= Brief =
Print every entry below again. Nothing may differ from the original.

[Recorded data]
════

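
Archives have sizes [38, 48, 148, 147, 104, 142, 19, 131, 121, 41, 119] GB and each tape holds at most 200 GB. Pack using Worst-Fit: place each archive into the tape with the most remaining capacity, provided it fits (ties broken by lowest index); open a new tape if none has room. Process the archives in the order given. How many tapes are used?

38 GB → tape 1 (remaining 162 GB)
48 GB → tape 1 (remaining 114 GB)
148 GB → tape 2 (remaining 52 GB)
147 GB → tape 3 (remaining 53 GB)
104 GB → tape 1 (remaining 10 GB)
142 GB → tape 4 (remaining 58 GB)
19 GB → tape 4 (remaining 39 GB)
131 GB → tape 5 (remaining 69 GB)
121 GB → tape 6 (remaining 79 GB)
41 GB → tape 6 (remaining 38 GB)
119 GB → tape 7 (remaining 81 GB)

7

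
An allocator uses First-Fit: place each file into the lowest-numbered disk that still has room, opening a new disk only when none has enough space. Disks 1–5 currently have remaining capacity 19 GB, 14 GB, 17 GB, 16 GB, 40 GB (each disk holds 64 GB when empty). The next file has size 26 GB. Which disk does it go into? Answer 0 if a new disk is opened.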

════

= Exercise result =
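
Archives have sizes [38, 48, 148, 147, 104, 142, 19, 131, 121, 41, 119] GB and each tape holds at most 200 GB. Pack using Worst-Fit: place each archive into the tape with the most remaining capacity, provided it fits (ties broken by lowest index); open a new tape if none has room. Process the archives in the order given. How many tapes are used?

38 GB → tape 1 (remaining 162 GB)
48 GB → tape 1 (remaining 114 GB)
148 GB → tape 2 (remaining 52 GB)
147 GB → tape 3 (remaining 53 GB)
104 GB → tape 1 (remaining 10 GB)
142 GB → tape 4 (remaining 58 GB)
19 GB → tape 4 (remaining 39 GB)
131 GB → tape 5 (remaining 69 GB)
121 GB → tape 6 (remaining 79 GB)
41 GB → tape 6 (remaining 38 GB)
119 GB → tape 7 (remaining 81 GB)

7

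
An allocator uses First-Fit: place each file into the lowest-numbered disk that still has room, opening a new disk only when none has enough space. Disks 1–5 currently have remaining capacity 19 GB, 14 GB, 17 GB, 16 GB, 40 GB (each disk holds 64 GB when empty). The next file has size 26 GB. Which disk does it go into? Answer 0 if a new disk is opened.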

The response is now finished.